'''
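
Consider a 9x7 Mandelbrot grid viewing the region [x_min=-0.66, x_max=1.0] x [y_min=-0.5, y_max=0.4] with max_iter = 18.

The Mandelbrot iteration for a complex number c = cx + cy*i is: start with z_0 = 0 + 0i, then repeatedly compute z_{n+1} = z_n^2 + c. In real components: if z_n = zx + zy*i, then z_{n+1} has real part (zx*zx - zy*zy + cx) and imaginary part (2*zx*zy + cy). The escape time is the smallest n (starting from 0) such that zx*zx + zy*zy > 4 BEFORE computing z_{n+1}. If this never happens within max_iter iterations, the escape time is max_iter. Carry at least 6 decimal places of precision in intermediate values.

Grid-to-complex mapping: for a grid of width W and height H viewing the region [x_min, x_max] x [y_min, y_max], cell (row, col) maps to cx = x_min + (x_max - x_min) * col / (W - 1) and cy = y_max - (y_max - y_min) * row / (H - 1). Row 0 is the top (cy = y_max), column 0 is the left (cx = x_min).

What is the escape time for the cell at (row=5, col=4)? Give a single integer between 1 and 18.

Answer: 18

Derivation:
z_0 = 0 + 0i, c = 0.1700 + -0.3500i
Iter 1: z = 0.1700 + -0.3500i, |z|^2 = 0.1514
Iter 2: z = 0.0764 + -0.4690i, |z|^2 = 0.2258
Iter 3: z = -0.0441 + -0.4217i, |z|^2 = 0.1797
Iter 4: z = -0.0059 + -0.3128i, |z|^2 = 0.0979
Iter 5: z = 0.0722 + -0.3463i, |z|^2 = 0.1252
Iter 6: z = 0.0553 + -0.4000i, |z|^2 = 0.1631
Iter 7: z = 0.0130 + -0.3942i, |z|^2 = 0.1556
Iter 8: z = 0.0148 + -0.3603i, |z|^2 = 0.1300
Iter 9: z = 0.0404 + -0.3606i, |z|^2 = 0.1317
Iter 10: z = 0.0416 + -0.3791i, |z|^2 = 0.1455
Iter 11: z = 0.0280 + -0.3815i, |z|^2 = 0.1463
Iter 12: z = 0.0252 + -0.3713i, |z|^2 = 0.1385
Iter 13: z = 0.0327 + -0.3687i, |z|^2 = 0.1370
Iter 14: z = 0.0351 + -0.3741i, |z|^2 = 0.1412
Iter 15: z = 0.0312 + -0.3763i, |z|^2 = 0.1426
Iter 16: z = 0.0294 + -0.3735i, |z|^2 = 0.1404
Iter 17: z = 0.0313 + -0.3720i, |z|^2 = 0.1393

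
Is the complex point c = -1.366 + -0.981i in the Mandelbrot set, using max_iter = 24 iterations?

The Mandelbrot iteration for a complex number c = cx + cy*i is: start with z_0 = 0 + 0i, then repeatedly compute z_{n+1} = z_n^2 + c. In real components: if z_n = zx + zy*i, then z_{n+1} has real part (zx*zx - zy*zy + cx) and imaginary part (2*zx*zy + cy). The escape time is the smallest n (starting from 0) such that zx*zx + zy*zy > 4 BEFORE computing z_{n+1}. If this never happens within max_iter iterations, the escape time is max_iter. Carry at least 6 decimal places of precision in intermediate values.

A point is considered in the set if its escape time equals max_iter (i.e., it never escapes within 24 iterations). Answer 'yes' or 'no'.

Answer: no

Derivation:
z_0 = 0 + 0i, c = -1.3660 + -0.9810i
Iter 1: z = -1.3660 + -0.9810i, |z|^2 = 2.8283
Iter 2: z = -0.4624 + 1.6991i, |z|^2 = 3.1007
Iter 3: z = -4.0391 + -2.5523i, |z|^2 = 22.8287
Escaped at iteration 3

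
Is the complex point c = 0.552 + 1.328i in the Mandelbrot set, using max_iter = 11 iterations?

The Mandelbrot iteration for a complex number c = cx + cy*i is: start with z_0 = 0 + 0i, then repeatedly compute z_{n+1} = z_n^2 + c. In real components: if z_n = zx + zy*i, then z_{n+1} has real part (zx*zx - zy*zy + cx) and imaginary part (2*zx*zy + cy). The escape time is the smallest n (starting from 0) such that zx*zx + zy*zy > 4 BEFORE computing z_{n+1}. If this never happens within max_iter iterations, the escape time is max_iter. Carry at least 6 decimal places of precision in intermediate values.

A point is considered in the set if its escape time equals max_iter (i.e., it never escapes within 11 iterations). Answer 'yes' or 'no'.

z_0 = 0 + 0i, c = 0.5520 + 1.3280i
Iter 1: z = 0.5520 + 1.3280i, |z|^2 = 2.0683
Iter 2: z = -0.9069 + 2.7941i, |z|^2 = 8.6295
Escaped at iteration 2

Answer: no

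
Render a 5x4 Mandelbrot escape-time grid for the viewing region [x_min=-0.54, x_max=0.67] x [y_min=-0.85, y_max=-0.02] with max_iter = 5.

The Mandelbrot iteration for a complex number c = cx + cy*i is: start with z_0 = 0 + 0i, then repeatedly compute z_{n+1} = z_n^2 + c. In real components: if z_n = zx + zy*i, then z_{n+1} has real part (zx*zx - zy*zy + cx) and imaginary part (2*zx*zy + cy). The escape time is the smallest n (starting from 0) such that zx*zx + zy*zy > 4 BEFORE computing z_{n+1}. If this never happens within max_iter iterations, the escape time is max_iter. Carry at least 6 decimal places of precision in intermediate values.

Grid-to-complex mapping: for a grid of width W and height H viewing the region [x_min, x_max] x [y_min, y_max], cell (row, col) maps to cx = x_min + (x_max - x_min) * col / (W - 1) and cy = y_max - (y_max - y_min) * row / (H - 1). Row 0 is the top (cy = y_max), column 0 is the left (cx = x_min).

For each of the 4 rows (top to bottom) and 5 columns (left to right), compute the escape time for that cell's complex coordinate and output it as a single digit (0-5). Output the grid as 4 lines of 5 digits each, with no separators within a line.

(row=0, col=0): c = -0.5400 + -0.0200i → escape time 5
(row=0, col=1): c = -0.2375 + -0.0200i → escape time 5
(row=0, col=2): c = 0.0650 + -0.0200i → escape time 5
(row=0, col=3): c = 0.3675 + -0.0200i → escape time 5
(row=0, col=4): c = 0.6700 + -0.0200i → escape time 4
(row=1, col=0): c = -0.5400 + -0.2967i → escape time 5
(row=1, col=1): c = -0.2375 + -0.2967i → escape time 5
(row=1, col=2): c = 0.0650 + -0.2967i → escape time 5
(row=1, col=3): c = 0.3675 + -0.2967i → escape time 5
(row=1, col=4): c = 0.6700 + -0.2967i → escape time 3
(row=2, col=0): c = -0.5400 + -0.5733i → escape time 5
(row=2, col=1): c = -0.2375 + -0.5733i → escape time 5
(row=2, col=2): c = 0.0650 + -0.5733i → escape time 5
(row=2, col=3): c = 0.3675 + -0.5733i → escape time 5
(row=2, col=4): c = 0.6700 + -0.5733i → escape time 3
(row=3, col=0): c = -0.5400 + -0.8500i → escape time 4
(row=3, col=1): c = -0.2375 + -0.8500i → escape time 5
(row=3, col=2): c = 0.0650 + -0.8500i → escape time 5
(row=3, col=3): c = 0.3675 + -0.8500i → escape time 4
(row=3, col=4): c = 0.6700 + -0.8500i → escape time 2

Answer: 55554
55553
55553
45542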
'''
A faithful, word-for-word transcription of the data above is required.

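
Consider a 9x7 Mandelbrot grid viewing the region [x_min=-0.66, x_max=1.0] x [y_min=-0.5, y_max=0.4] with max_iter = 18.

The Mandelbrot iteration for a complex number c = cx + cy*i is: start with z_0 = 0 + 0i, then repeatedly compute z_{n+1} = z_n^2 + c. In real components: if z_n = zx + zy*i, then z_{n+1} has real part (zx*zx - zy*zy + cx) and imaginary part (2*zx*zy + cy). The escape time is the smallest n (starting from 0) such that zx*zx + zy*zy > 4 BEFORE computing z_{n+1}. If this never happens within max_iter iterations, the escape time is max_iter. Carry at least 6 decimal places of precision in intermediate values.

Grid-to-complex mapping: for a grid of width W and height H viewing the region [x_min, x_max] x [y_min, y_max], cell (row, col) maps to cx = x_min + (x_max - x_min) * col / (W - 1) and cy = y_max - (y_max - y_min) * row / (H - 1). Row 0 is the top (cy = y_max), column 0 is the left (cx = x_min).

What is the escape time for the cell at (row=5, col=4)? Give a single integer between 1 and 18.

Answer: 18

Derivation:
z_0 = 0 + 0i, c = 0.1700 + -0.3500i
Iter 1: z = 0.1700 + -0.3500i, |z|^2 = 0.1514
Iter 2: z = 0.0764 + -0.4690i, |z|^2 = 0.2258
Iter 3: z = -0.0441 + -0.4217i, |z|^2 = 0.1797
Iter 4: z = -0.0059 + -0.3128i, |z|^2 = 0.0979
Iter 5: z = 0.0722 + -0.3463i, |z|^2 = 0.1252
Iter 6: z = 0.0553 + -0.4000i, |z|^2 = 0.1631
Iter 7: z = 0.0130 + -0.3942i, |z|^2 = 0.1556
Iter 8: z = 0.0148 + -0.3603i, |z|^2 = 0.1300
Iter 9: z = 0.0404 + -0.3606i, |z|^2 = 0.1317
Iter 10: z = 0.0416 + -0.3791i, |z|^2 = 0.1455
Iter 11: z = 0.0280 + -0.3815i, |z|^2 = 0.1463
Iter 12: z = 0.0252 + -0.3713i, |z|^2 = 0.1385
Iter 13: z = 0.0327 + -0.3687i, |z|^2 = 0.1370
Iter 14: z = 0.0351 + -0.3741i, |z|^2 = 0.1412
Iter 15: z = 0.0312 + -0.3763i, |z|^2 = 0.1426
Iter 16: z = 0.0294 + -0.3735i, |z|^2 = 0.1404
Iter 17: z = 0.0313 + -0.3720i, |z|^2 = 0.1393

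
Is the complex point c = -1.366 + -0.981i in the Mandelbrot set, using max_iter = 24 iterations?

The Mandelbrot iteration for a complex number c = cx + cy*i is: start with z_0 = 0 + 0i, then repeatedly compute z_{n+1} = z_n^2 + c. In real components: if z_n = zx + zy*i, then z_{n+1} has real part (zx*zx - zy*zy + cx) and imaginary part (2*zx*zy + cy). The escape time is the smallest n (starting from 0) such that zx*zx + zy*zy > 4 BEFORE computing z_{n+1}. If this never happens within max_iter iterations, the escape time is max_iter. Carry at least 6 decimal places of precision in intermediate values.

A point is considered in the set if its escape time equals max_iter (i.e., it never escapes within 24 iterations). Answer 'yes' or 'no'.

Answer: no

Derivation:
z_0 = 0 + 0i, c = -1.3660 + -0.9810i
Iter 1: z = -1.3660 + -0.9810i, |z|^2 = 2.8283
Iter 2: z = -0.4624 + 1.6991i, |z|^2 = 3.1007
Iter 3: z = -4.0391 + -2.5523i, |z|^2 = 22.8287
Escaped at iteration 3

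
Is the complex point c = 0.552 + 1.328i in the Mandelbrot set, using max_iter = 11 iterations?

The Mandelbrot iteration for a complex number c = cx + cy*i is: start with z_0 = 0 + 0i, then repeatedly compute z_{n+1} = z_n^2 + c. In real components: if z_n = zx + zy*i, then z_{n+1} has real part (zx*zx - zy*zy + cx) and imaginary part (2*zx*zy + cy). The escape time is the smallest n (starting from 0) such that zx*zx + zy*zy > 4 BEFORE computing z_{n+1}. If this never happens within max_iter iterations, the escape time is max_iter. Carry at least 6 decimal places of precision in intermediate values.

A point is considered in the set if its escape time equals max_iter (i.e., it never escapes within 11 iterations). Answer 'yes' or 'no'.

z_0 = 0 + 0i, c = 0.5520 + 1.3280i
Iter 1: z = 0.5520 + 1.3280i, |z|^2 = 2.0683
Iter 2: z = -0.9069 + 2.7941i, |z|^2 = 8.6295
Escaped at iteration 2

Answer: no

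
Render a 5x4 Mandelbrot escape-time grid for the viewing region [x_min=-0.54, x_max=0.67] x [y_min=-0.85, y_max=-0.02] with max_iter = 5.

The Mandelbrot iteration for a complex number c = cx + cy*i is: start with z_0 = 0 + 0i, then repeatedly compute z_{n+1} = z_n^2 + c. In real components: if z_n = zx + zy*i, then z_{n+1} has real part (zx*zx - zy*zy + cx) and imaginary part (2*zx*zy + cy). The escape time is the smallest n (starting from 0) such that zx*zx + zy*zy > 4 BEFORE computing z_{n+1}. If this never happens within max_iter iterations, the escape time is max_iter. Carry at least 6 decimal places of precision in intermediate values.

Grid-to-complex mapping: for a grid of width W and height H viewing the region [x_min, x_max] x [y_min, y_max], cell (row, col) maps to cx = x_min + (x_max - x_min) * col / (W - 1) and cy = y_max - (y_max - y_min) * row / (H - 1). Row 0 is the top (cy = y_max), column 0 is the left (cx = x_min).

For each of the 4 rows (top to bottom) and 5 columns (left to right), compute the escape time for that cell's complex coordinate and output it as a single digit (0-5). Output the grid as 4 lines of 5 digits each, with no separators within a line.

(row=0, col=0): c = -0.5400 + -0.0200i → escape time 5
(row=0, col=1): c = -0.2375 + -0.0200i → escape time 5
(row=0, col=2): c = 0.0650 + -0.0200i → escape time 5
(row=0, col=3): c = 0.3675 + -0.0200i → escape time 5
(row=0, col=4): c = 0.6700 + -0.0200i → escape time 4
(row=1, col=0): c = -0.5400 + -0.2967i → escape time 5
(row=1, col=1): c = -0.2375 + -0.2967i → escape time 5
(row=1, col=2): c = 0.0650 + -0.2967i → escape time 5
(row=1, col=3): c = 0.3675 + -0.2967i → escape time 5
(row=1, col=4): c = 0.6700 + -0.2967i → escape time 3
(row=2, col=0): c = -0.5400 + -0.5733i → escape time 5
(row=2, col=1): c = -0.2375 + -0.5733i → escape time 5
(row=2, col=2): c = 0.0650 + -0.5733i → escape time 5
(row=2, col=3): c = 0.3675 + -0.5733i → escape time 5
(row=2, col=4): c = 0.6700 + -0.5733i → escape time 3
(row=3, col=0): c = -0.5400 + -0.8500i → escape time 4
(row=3, col=1): c = -0.2375 + -0.8500i → escape time 5
(row=3, col=2): c = 0.0650 + -0.8500i → escape time 5
(row=3, col=3): c = 0.3675 + -0.8500i → escape time 4
(row=3, col=4): c = 0.6700 + -0.8500i → escape time 2

Answer: 55554
55553
55553
45542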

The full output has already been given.